### TASK TO CARRY OUT
Down to the last line, the material below should be reproduced exactly.

### RECORDED DATA
┌──

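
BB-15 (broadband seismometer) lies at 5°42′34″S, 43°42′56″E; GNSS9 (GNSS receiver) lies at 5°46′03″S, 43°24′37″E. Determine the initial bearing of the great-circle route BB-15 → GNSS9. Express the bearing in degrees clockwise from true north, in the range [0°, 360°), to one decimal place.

BB-15: φ = -5.70944°, λ = +43.71556°
GNSS9: φ = -5.76750°, λ = +43.41028°
Δλ = -0.3053°
y = sin Δλ · cos φ₂ = -0.005301
x = cos φ₁ sin φ₂ − sin φ₁ cos φ₂ cos Δλ = -0.001015
θ = atan2(y, x) = -100.8357° → 259.1643° (mod 360°)

259.2°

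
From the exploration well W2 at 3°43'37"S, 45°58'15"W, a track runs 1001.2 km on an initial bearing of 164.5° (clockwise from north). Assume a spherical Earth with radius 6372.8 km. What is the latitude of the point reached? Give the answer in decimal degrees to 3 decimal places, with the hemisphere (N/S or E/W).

12.395°S

W2: φ = -3.72694°, λ = -45.97083°
δ = d/R = 1001.2/6372.8 = 0.157105 rad
φ₂ = arcsin(sin φ₁ cos δ + cos φ₁ sin δ cos θ)
   = arcsin(-0.06500·0.98768 + 0.99789·0.15646·-0.96363) = -12.39509°
λ₂ = λ₁ + atan2(sin θ sin δ cos φ₁, cos δ − sin φ₁ sin φ₂) = -43.51726°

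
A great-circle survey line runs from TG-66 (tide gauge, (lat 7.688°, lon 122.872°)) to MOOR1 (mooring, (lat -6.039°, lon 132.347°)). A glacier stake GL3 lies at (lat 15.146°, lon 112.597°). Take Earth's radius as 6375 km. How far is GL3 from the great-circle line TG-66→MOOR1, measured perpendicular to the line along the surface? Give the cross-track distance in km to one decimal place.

δ₁₃ = central angle TG-66→GL3 = 0.218612 rad  (haversine)
θ₁₃ = bearing TG-66→GL3 = 307.449°,  θ₁₂ = bearing TG-66→MOOR1 = 145.193°
dₓₜ = R·arcsin(sin δ₁₃ · sin(θ₁₃ − θ₁₂)) = 6375·arcsin(0.21687·sin(162.255°)) = 421.688 km
|dₓₜ| = 421.688 km

421.7 km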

└──

### TASK RESULT
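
BB-15 (broadband seismometer) lies at 5°42′34″S, 43°42′56″E; GNSS9 (GNSS receiver) lies at 5°46′03″S, 43°24′37″E. Determine the initial bearing of the great-circle route BB-15 → GNSS9. Express the bearing in degrees clockwise from true north, in the range [0°, 360°), to one decimal place.

BB-15: φ = -5.70944°, λ = +43.71556°
GNSS9: φ = -5.76750°, λ = +43.41028°
Δλ = -0.3053°
y = sin Δλ · cos φ₂ = -0.005301
x = cos φ₁ sin φ₂ − sin φ₁ cos φ₂ cos Δλ = -0.001015
θ = atan2(y, x) = -100.8357° → 259.1643° (mod 360°)

259.2°

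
From the exploration well W2 at 3°43'37"S, 45°58'15"W, a track runs 1001.2 km on an initial bearing of 164.5° (clockwise from north). Assume a spherical Earth with radius 6372.8 km. What is the latitude of the point reached? Give the answer in decimal degrees to 3 decimal places, with the hemisphere (N/S or E/W).

12.395°S

W2: φ = -3.72694°, λ = -45.97083°
δ = d/R = 1001.2/6372.8 = 0.157105 rad
φ₂ = arcsin(sin φ₁ cos δ + cos φ₁ sin δ cos θ)
   = arcsin(-0.06500·0.98768 + 0.99789·0.15646·-0.96363) = -12.39509°
λ₂ = λ₁ + atan2(sin θ sin δ cos φ₁, cos δ − sin φ₁ sin φ₂) = -43.51726°

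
A great-circle survey line runs from TG-66 (tide gauge, (lat 7.688°, lon 122.872°)) to MOOR1 (mooring, (lat -6.039°, lon 132.347°)). A glacier stake GL3 lies at (lat 15.146°, lon 112.597°). Take Earth's radius as 6375 km. How far is GL3 from the great-circle line TG-66→MOOR1, measured perpendicular to the line along the surface? Give the cross-track distance in km to one decimal place.

δ₁₃ = central angle TG-66→GL3 = 0.218612 rad  (haversine)
θ₁₃ = bearing TG-66→GL3 = 307.449°,  θ₁₂ = bearing TG-66→MOOR1 = 145.193°
dₓₜ = R·arcsin(sin δ₁₃ · sin(θ₁₃ − θ₁₂)) = 6375·arcsin(0.21687·sin(162.255°)) = 421.688 km
|dₓₜ| = 421.688 km

421.7 km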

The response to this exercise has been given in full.